[EXERCISE DESCRIPTION] Please give back only the lines below from the one containing "Mesa: Clio, Jade" to the one containing "Lodi: Ione, Jade", each repeated word for word, both ends included.

[RECORD EXCERPTS]
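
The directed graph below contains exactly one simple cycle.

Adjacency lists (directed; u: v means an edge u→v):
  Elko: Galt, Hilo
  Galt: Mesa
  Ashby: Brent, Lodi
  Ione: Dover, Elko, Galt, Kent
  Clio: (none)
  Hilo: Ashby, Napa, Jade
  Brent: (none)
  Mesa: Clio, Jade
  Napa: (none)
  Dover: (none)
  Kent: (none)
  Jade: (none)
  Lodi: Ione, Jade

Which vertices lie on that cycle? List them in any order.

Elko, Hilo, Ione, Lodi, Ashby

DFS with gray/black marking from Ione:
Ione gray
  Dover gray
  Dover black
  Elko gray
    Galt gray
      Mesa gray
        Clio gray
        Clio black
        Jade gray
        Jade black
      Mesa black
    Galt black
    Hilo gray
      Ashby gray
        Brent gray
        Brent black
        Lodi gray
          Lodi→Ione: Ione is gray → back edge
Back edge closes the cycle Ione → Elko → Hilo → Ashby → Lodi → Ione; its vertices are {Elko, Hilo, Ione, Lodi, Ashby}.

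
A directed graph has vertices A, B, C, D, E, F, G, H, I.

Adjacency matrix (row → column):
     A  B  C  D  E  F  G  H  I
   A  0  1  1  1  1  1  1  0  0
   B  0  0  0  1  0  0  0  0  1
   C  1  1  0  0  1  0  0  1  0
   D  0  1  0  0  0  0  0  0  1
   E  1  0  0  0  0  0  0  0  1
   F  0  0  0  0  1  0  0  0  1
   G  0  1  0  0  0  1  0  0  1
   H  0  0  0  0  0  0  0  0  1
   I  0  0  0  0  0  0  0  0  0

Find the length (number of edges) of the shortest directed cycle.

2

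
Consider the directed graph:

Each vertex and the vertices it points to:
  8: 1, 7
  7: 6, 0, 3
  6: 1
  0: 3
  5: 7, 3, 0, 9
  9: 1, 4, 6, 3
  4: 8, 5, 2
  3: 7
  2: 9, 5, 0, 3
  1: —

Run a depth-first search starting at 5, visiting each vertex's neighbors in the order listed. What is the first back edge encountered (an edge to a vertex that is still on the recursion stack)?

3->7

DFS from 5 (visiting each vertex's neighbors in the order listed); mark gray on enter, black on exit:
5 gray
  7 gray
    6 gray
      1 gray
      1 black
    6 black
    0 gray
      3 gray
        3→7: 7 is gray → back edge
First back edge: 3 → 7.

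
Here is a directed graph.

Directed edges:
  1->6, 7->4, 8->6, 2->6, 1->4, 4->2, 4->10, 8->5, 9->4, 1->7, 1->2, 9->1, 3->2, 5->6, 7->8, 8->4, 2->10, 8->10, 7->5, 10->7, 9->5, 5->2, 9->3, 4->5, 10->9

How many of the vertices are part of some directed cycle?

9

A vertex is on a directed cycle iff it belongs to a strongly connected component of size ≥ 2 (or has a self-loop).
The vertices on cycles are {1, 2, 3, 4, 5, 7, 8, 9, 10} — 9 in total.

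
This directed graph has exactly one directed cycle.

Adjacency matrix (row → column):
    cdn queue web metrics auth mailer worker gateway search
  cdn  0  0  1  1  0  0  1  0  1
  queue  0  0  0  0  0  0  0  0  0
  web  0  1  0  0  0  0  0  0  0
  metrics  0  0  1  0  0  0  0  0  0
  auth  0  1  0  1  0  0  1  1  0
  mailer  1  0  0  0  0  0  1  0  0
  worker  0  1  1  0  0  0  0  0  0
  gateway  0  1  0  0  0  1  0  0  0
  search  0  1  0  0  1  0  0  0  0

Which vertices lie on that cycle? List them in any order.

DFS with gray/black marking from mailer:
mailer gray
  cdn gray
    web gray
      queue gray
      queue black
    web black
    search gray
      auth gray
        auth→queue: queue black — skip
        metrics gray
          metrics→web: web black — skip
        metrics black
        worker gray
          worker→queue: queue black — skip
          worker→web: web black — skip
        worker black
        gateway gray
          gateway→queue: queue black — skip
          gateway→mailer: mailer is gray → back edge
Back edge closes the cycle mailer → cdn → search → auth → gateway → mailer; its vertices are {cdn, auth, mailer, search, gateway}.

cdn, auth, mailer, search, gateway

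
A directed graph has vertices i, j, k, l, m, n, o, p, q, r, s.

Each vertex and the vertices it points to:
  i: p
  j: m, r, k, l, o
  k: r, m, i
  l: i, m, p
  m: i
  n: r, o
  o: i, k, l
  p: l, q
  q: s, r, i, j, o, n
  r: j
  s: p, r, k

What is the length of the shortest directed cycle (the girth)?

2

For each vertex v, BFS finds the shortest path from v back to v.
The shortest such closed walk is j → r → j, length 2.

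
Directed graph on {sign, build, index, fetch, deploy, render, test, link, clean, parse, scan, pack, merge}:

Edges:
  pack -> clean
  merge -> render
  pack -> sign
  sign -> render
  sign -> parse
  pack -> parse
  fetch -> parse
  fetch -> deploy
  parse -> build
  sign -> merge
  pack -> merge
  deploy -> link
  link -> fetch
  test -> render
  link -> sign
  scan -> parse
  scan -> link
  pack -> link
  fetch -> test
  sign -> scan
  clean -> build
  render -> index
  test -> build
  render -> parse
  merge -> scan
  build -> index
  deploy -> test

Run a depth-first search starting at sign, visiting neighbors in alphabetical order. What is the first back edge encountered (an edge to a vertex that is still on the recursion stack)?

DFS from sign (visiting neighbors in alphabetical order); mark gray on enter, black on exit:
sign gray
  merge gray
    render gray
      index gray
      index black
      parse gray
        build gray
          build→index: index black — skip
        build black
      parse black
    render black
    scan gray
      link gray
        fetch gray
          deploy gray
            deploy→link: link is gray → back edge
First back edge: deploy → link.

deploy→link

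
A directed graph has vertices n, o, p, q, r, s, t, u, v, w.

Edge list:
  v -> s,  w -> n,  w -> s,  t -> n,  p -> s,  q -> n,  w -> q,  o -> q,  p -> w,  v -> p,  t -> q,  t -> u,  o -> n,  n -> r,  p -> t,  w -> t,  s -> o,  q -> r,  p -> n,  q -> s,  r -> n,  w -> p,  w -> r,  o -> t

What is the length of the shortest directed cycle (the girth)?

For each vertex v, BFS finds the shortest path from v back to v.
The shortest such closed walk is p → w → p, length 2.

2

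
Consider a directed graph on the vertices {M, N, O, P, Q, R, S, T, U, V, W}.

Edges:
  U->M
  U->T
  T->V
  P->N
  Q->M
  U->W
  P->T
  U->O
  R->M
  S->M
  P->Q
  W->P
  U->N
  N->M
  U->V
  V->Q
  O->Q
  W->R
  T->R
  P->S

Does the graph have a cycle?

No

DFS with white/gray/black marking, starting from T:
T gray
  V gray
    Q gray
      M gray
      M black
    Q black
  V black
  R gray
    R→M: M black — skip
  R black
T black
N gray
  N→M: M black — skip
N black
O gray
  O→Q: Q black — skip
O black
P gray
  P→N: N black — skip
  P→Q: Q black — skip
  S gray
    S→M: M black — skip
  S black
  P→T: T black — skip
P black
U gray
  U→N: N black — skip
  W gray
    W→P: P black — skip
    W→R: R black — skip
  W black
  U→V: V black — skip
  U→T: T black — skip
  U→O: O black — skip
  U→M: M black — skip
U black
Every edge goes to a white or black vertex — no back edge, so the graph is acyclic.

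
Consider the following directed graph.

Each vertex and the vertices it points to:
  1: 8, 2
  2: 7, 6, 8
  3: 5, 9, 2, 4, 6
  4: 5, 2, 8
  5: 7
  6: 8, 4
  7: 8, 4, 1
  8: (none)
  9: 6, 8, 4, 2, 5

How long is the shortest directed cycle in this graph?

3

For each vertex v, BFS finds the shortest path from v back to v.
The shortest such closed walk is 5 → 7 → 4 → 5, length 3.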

[OUTPUT OF THE TASK]
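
  Mesa: Clio, Jade
  Napa: (none)
  Dover: (none)
  Kent: (none)
  Jade: (none)
  Lodi: Ione, Jade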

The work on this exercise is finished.